Required work —
Repeat only the lines running from the beginning of the material through the line that contains "Starting from state S, what".

(Excerpted records begins)

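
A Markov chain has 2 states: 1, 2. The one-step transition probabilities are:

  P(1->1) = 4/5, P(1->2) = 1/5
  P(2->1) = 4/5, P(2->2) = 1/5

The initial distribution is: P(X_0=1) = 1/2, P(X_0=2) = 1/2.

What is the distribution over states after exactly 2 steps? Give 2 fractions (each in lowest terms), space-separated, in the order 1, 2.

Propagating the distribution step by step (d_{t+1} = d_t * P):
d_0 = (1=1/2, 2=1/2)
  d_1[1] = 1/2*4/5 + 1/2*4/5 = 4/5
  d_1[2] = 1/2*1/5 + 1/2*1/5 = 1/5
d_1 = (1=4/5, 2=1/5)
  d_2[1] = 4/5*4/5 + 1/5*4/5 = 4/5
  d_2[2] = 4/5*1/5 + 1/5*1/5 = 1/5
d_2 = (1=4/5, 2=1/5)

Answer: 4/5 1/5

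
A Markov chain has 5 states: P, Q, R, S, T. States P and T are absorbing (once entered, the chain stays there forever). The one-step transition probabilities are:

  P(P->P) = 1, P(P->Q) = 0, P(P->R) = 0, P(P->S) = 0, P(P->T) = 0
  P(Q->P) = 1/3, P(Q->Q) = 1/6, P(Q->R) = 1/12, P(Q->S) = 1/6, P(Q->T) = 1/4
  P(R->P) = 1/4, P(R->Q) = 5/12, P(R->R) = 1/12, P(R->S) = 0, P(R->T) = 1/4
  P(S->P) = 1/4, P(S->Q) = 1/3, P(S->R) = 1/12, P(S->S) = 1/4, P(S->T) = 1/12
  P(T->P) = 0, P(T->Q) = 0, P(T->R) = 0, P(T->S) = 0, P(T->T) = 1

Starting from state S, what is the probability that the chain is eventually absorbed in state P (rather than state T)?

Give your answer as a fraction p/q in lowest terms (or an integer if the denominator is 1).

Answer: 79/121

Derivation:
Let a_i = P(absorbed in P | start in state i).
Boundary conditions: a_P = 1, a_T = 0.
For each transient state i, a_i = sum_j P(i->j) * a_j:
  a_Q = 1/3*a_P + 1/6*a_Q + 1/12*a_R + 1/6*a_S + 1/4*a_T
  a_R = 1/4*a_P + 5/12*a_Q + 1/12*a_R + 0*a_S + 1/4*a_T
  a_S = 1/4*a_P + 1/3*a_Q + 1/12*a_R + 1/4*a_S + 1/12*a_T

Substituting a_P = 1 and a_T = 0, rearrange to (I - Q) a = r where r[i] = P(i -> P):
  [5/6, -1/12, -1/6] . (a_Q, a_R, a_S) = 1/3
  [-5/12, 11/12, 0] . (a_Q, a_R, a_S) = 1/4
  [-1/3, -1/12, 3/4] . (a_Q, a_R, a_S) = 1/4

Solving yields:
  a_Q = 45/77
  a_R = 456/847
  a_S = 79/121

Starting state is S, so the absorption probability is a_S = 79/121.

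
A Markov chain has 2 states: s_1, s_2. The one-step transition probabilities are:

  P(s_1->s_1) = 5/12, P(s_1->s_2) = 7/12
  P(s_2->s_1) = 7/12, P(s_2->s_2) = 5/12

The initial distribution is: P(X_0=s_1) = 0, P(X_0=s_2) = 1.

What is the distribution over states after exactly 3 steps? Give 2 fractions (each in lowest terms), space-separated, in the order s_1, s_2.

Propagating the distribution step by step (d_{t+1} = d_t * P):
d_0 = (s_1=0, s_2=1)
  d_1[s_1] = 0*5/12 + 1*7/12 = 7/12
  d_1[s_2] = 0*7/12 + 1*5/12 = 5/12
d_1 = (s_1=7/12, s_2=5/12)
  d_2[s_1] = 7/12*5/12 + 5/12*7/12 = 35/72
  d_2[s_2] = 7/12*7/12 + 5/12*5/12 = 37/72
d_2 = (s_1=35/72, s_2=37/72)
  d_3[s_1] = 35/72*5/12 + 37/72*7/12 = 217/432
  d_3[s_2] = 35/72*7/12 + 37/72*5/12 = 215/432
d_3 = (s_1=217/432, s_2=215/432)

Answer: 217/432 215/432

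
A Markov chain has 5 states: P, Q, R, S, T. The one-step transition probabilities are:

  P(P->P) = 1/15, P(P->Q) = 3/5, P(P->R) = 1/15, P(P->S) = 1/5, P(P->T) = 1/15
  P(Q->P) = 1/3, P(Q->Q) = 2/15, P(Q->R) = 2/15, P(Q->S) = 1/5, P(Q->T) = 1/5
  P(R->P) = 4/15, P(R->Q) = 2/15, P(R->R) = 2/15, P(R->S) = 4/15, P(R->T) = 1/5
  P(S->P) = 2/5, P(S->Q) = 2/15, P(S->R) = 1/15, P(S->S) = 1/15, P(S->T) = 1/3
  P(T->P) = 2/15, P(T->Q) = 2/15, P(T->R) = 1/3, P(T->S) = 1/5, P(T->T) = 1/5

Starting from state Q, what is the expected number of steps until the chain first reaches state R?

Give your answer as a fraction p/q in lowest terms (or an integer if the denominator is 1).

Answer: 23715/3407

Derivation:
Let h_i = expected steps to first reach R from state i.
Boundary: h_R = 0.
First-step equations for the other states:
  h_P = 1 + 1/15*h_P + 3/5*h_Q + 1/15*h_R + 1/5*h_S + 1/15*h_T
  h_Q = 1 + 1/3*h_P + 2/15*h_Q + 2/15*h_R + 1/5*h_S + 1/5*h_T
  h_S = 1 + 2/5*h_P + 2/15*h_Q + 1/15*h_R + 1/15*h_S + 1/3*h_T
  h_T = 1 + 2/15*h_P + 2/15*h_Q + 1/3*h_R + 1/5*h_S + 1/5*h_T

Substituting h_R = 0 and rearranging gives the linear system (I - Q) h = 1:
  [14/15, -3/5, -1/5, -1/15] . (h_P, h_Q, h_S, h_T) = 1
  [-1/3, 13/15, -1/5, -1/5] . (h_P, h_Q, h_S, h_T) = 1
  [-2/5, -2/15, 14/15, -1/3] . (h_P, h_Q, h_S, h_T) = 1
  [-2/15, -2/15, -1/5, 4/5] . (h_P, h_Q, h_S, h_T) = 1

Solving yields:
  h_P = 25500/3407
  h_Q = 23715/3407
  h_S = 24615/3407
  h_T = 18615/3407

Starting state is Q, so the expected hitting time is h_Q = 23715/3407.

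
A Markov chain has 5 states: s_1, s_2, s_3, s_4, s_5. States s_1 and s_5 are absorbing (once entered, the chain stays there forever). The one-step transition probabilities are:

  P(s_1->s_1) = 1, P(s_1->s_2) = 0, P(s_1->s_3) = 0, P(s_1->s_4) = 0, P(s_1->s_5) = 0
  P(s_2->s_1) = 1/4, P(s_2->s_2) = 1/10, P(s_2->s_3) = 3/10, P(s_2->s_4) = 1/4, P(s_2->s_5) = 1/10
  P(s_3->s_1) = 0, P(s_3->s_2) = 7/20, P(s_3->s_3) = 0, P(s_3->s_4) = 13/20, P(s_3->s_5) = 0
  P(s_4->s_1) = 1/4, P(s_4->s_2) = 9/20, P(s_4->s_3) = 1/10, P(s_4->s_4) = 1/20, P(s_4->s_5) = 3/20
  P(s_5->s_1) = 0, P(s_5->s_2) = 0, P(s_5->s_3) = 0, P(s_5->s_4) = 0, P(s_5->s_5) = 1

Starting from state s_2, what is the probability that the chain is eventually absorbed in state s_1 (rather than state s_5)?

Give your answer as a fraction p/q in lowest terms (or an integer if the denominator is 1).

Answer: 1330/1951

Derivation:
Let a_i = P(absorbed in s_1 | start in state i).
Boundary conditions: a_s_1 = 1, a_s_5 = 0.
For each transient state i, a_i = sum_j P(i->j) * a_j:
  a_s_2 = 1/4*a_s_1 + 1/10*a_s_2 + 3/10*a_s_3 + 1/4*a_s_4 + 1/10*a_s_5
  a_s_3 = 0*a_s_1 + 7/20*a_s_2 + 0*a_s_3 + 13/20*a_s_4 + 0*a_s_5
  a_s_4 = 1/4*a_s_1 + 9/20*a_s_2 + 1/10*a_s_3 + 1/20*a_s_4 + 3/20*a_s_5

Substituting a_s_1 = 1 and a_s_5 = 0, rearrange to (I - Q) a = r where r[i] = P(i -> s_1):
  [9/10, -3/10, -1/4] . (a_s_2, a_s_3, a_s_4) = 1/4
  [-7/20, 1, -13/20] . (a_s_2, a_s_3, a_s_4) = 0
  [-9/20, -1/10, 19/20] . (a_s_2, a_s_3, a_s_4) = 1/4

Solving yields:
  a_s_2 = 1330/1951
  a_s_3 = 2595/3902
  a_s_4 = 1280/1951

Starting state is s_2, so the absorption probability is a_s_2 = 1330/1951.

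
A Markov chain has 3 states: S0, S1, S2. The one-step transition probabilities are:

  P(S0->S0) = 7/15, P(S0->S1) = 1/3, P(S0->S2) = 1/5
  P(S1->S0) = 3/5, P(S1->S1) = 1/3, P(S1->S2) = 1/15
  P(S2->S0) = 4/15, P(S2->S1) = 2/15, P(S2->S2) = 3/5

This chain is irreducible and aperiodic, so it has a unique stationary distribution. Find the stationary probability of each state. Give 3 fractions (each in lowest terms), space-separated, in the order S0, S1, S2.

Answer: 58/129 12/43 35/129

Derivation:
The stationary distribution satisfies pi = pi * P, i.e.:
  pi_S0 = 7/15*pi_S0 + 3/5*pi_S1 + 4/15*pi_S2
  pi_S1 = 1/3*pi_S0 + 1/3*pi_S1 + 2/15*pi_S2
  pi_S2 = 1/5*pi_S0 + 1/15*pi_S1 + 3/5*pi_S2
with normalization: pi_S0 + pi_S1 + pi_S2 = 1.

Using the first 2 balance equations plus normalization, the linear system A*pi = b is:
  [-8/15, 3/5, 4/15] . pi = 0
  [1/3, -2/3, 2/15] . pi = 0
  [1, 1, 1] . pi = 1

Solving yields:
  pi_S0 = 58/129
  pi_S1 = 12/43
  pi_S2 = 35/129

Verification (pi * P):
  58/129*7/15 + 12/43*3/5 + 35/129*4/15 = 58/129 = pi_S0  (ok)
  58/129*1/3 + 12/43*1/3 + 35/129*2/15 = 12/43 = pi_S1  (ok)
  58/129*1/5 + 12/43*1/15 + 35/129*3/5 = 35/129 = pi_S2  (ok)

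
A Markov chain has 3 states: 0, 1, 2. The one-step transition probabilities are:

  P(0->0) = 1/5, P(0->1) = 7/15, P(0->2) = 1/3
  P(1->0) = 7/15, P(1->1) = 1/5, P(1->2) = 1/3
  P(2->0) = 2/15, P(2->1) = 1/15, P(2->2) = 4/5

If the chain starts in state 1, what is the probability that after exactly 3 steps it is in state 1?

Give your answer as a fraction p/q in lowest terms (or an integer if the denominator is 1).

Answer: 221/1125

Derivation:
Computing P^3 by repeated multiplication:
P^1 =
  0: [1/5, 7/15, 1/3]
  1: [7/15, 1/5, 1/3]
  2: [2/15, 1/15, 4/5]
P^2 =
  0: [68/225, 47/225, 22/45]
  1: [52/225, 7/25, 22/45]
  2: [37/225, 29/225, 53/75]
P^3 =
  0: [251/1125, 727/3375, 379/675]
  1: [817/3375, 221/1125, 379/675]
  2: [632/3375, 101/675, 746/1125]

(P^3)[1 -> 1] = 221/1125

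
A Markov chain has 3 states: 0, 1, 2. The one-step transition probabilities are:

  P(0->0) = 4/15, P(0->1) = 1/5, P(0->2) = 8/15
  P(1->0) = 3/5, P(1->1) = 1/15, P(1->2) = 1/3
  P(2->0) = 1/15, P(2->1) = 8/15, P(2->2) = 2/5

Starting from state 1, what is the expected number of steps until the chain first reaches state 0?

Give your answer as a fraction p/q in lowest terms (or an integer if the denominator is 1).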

(Excerpted records ends)

Answer to this task —
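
A Markov chain has 2 states: 1, 2. The one-step transition probabilities are:

  P(1->1) = 4/5, P(1->2) = 1/5
  P(2->1) = 4/5, P(2->2) = 1/5

The initial distribution is: P(X_0=1) = 1/2, P(X_0=2) = 1/2.

What is the distribution over states after exactly 2 steps? Give 2 fractions (each in lowest terms), space-separated, in the order 1, 2.

Propagating the distribution step by step (d_{t+1} = d_t * P):
d_0 = (1=1/2, 2=1/2)
  d_1[1] = 1/2*4/5 + 1/2*4/5 = 4/5
  d_1[2] = 1/2*1/5 + 1/2*1/5 = 1/5
d_1 = (1=4/5, 2=1/5)
  d_2[1] = 4/5*4/5 + 1/5*4/5 = 4/5
  d_2[2] = 4/5*1/5 + 1/5*1/5 = 1/5
d_2 = (1=4/5, 2=1/5)

Answer: 4/5 1/5

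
A Markov chain has 5 states: P, Q, R, S, T. States P and T are absorbing (once entered, the chain stays there forever). The one-step transition probabilities are:

  P(P->P) = 1, P(P->Q) = 0, P(P->R) = 0, P(P->S) = 0, P(P->T) = 0
  P(Q->P) = 1/3, P(Q->Q) = 1/6, P(Q->R) = 1/12, P(Q->S) = 1/6, P(Q->T) = 1/4
  P(R->P) = 1/4, P(R->Q) = 5/12, P(R->R) = 1/12, P(R->S) = 0, P(R->T) = 1/4
  P(S->P) = 1/4, P(S->Q) = 1/3, P(S->R) = 1/12, P(S->S) = 1/4, P(S->T) = 1/12
  P(T->P) = 0, P(T->Q) = 0, P(T->R) = 0, P(T->S) = 0, P(T->T) = 1

Starting from state S, what is the probability that the chain is eventually absorbed in state P (rather than state T)?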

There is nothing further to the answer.